Stored data entries
####################

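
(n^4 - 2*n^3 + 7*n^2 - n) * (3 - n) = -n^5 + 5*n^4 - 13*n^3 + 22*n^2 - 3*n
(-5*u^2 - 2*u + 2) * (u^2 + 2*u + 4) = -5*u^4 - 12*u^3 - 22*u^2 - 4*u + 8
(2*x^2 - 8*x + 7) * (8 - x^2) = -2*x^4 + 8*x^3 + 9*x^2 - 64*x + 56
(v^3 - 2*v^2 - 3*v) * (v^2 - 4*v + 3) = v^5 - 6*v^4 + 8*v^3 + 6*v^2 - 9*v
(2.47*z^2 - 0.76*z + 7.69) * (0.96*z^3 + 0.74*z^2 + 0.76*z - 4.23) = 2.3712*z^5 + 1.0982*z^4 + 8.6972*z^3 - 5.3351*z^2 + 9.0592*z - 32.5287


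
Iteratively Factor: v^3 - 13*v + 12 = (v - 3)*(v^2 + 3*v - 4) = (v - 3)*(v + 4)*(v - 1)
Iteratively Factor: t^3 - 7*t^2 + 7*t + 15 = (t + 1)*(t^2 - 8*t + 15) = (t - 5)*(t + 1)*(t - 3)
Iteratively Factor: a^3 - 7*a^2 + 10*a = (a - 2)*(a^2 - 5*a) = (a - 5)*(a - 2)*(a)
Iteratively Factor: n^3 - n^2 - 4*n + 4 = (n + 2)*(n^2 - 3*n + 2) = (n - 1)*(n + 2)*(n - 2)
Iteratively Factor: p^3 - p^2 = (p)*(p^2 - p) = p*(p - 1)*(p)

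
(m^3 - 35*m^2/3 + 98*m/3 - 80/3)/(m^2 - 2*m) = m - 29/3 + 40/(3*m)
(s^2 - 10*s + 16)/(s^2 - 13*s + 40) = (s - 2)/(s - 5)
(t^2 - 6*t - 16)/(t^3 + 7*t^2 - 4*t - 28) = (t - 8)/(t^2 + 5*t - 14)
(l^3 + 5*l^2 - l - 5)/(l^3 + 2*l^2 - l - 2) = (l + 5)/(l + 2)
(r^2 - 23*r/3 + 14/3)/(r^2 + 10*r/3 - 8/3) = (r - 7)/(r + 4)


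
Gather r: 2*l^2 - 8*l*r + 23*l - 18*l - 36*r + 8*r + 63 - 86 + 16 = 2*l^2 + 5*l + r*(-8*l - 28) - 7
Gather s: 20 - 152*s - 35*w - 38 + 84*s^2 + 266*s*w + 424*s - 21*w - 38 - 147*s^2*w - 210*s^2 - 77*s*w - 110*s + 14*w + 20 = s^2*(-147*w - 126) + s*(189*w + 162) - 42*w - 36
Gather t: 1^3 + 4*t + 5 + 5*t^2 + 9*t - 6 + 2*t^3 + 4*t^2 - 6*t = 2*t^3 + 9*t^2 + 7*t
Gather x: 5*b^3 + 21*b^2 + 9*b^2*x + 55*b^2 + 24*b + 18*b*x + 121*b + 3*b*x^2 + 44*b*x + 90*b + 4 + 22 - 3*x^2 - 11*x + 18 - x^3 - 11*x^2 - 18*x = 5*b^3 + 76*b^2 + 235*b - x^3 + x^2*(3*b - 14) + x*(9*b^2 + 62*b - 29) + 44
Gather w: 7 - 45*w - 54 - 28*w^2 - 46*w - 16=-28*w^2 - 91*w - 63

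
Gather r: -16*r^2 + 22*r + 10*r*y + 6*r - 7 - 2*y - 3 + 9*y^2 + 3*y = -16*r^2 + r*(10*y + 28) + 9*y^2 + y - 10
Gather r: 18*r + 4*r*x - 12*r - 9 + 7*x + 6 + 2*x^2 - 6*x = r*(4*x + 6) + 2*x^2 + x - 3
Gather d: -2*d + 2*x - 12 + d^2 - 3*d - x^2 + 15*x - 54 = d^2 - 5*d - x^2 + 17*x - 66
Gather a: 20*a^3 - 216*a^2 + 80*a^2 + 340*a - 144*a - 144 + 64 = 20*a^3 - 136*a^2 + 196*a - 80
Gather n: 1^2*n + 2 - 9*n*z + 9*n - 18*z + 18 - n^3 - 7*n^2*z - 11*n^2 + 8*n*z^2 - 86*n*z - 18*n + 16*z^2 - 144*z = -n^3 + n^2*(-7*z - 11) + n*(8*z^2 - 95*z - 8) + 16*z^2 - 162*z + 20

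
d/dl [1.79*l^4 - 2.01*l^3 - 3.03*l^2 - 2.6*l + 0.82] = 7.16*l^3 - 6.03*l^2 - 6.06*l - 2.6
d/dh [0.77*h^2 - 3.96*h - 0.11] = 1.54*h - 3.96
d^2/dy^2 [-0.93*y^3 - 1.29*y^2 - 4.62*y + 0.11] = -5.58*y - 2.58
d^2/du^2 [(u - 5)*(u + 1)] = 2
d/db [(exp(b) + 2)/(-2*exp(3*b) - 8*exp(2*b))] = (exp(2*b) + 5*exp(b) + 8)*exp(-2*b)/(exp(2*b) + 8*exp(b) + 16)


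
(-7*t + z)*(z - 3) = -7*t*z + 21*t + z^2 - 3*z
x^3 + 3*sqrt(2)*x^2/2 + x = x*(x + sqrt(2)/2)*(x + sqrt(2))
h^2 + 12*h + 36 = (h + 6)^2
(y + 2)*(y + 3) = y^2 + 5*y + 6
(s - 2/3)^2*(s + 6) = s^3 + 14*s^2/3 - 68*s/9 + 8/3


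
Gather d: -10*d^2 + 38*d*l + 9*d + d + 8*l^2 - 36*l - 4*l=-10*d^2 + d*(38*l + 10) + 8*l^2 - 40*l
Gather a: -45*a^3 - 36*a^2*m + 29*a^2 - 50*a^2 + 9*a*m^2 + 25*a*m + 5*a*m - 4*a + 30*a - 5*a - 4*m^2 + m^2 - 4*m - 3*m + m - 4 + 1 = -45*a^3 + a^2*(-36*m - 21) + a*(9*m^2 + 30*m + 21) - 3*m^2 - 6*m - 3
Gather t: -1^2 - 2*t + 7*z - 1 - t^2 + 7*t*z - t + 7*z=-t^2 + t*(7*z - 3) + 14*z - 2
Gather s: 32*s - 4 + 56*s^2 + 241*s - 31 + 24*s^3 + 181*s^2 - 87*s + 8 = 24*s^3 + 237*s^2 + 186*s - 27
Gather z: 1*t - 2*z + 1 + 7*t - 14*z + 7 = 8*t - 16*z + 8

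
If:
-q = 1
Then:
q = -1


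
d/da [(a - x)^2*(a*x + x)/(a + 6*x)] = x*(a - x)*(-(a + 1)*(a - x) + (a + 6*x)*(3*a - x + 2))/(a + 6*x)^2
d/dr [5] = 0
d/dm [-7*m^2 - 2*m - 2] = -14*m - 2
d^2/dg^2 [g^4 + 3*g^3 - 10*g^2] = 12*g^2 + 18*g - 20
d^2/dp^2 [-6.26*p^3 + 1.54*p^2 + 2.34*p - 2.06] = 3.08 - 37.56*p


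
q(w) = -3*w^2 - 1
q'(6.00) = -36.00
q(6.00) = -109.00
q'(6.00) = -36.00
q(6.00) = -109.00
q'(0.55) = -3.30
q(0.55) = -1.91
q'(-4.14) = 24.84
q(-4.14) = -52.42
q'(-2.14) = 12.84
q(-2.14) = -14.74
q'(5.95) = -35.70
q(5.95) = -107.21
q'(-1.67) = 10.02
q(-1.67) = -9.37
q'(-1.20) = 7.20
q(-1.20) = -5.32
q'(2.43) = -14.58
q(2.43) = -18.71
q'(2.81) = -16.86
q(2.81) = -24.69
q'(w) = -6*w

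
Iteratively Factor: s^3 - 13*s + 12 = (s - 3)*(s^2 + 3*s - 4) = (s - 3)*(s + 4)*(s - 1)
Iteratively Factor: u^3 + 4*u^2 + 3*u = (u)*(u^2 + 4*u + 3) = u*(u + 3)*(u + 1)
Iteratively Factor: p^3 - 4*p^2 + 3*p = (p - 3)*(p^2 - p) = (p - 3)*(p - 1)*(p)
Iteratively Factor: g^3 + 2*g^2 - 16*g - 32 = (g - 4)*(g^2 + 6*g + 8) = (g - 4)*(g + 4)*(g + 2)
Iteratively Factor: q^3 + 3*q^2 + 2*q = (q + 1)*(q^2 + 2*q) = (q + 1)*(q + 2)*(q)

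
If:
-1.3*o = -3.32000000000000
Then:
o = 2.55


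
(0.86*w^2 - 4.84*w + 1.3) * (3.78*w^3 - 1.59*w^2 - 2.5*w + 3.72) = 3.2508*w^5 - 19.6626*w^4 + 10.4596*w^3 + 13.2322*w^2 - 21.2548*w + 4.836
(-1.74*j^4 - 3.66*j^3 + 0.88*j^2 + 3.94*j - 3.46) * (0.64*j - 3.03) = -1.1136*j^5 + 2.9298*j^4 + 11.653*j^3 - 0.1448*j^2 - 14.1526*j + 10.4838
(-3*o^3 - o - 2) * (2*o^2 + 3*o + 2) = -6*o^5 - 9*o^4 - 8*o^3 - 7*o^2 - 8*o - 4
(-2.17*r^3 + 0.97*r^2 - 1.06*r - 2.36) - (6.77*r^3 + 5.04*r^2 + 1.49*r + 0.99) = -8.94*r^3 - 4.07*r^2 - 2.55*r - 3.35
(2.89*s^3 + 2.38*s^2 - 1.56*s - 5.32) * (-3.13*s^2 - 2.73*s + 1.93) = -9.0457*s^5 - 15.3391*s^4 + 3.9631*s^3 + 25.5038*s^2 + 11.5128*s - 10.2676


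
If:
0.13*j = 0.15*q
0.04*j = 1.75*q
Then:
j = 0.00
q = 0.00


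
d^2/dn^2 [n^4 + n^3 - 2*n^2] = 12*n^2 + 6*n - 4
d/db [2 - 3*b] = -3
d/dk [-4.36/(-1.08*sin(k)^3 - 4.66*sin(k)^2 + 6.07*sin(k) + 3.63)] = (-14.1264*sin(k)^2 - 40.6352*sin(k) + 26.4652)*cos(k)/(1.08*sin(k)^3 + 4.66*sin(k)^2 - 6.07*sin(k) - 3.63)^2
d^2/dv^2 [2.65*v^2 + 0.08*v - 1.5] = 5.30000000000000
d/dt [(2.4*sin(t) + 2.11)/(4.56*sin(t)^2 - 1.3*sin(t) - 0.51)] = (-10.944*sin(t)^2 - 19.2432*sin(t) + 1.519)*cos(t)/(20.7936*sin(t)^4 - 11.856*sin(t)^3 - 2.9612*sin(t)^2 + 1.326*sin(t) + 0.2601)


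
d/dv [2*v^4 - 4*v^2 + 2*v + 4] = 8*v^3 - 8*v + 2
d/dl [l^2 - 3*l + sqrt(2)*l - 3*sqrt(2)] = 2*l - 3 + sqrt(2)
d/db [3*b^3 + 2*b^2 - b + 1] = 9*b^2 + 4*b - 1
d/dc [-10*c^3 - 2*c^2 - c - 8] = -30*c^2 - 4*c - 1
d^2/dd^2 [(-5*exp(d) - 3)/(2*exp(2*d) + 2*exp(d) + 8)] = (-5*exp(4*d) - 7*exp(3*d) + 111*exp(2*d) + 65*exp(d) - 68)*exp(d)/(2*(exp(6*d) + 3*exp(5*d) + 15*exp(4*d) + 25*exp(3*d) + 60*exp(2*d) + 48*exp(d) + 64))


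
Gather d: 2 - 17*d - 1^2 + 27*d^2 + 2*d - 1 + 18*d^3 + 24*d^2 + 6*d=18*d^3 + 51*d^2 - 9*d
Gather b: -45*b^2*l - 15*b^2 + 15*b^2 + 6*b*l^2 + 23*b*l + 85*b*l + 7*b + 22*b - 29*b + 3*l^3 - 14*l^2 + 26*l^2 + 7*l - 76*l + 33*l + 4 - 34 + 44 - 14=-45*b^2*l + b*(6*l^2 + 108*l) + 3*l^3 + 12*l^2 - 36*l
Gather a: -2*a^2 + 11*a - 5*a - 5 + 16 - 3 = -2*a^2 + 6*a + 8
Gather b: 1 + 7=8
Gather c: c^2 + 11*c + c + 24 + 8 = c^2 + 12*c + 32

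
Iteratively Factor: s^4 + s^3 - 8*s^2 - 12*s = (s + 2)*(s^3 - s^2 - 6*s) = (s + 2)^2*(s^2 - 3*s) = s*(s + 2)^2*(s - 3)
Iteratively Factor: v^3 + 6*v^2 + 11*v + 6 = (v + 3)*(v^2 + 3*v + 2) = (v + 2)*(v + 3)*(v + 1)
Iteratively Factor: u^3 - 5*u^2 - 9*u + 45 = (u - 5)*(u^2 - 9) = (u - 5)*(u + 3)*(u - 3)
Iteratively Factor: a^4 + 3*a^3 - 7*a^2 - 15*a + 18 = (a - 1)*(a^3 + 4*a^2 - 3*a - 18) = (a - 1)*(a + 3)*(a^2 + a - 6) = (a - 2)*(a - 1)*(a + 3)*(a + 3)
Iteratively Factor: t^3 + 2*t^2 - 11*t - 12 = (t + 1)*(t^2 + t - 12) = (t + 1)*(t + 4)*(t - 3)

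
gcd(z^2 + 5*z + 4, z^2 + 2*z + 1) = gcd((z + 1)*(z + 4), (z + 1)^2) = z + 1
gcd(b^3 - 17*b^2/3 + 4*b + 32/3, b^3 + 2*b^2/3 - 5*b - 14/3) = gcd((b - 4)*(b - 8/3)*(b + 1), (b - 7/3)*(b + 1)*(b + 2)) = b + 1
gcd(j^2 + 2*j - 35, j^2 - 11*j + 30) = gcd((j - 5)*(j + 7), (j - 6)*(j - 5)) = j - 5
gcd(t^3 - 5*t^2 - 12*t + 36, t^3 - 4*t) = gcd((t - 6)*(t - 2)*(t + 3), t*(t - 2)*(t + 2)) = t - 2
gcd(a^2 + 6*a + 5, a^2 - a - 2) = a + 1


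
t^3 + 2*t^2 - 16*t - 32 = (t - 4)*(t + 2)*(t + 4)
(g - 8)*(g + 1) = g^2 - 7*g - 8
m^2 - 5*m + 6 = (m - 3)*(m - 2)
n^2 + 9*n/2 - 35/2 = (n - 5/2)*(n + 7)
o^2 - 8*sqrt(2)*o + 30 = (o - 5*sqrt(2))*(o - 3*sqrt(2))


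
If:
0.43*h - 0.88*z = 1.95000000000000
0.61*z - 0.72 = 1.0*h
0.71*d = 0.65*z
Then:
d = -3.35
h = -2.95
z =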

####################

Write out exactly the lines above from the line with "q'(0.55) = -3.30" through the line with "q(2.81) = -24.69", both of them included, and leave out all other lines.

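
q'(0.55) = -3.30
q(0.55) = -1.91
q'(-4.14) = 24.84
q(-4.14) = -52.42
q'(-2.14) = 12.84
q(-2.14) = -14.74
q'(5.95) = -35.70
q(5.95) = -107.21
q'(-1.67) = 10.02
q(-1.67) = -9.37
q'(-1.20) = 7.20
q(-1.20) = -5.32
q'(2.43) = -14.58
q(2.43) = -18.71
q'(2.81) = -16.86
q(2.81) = -24.69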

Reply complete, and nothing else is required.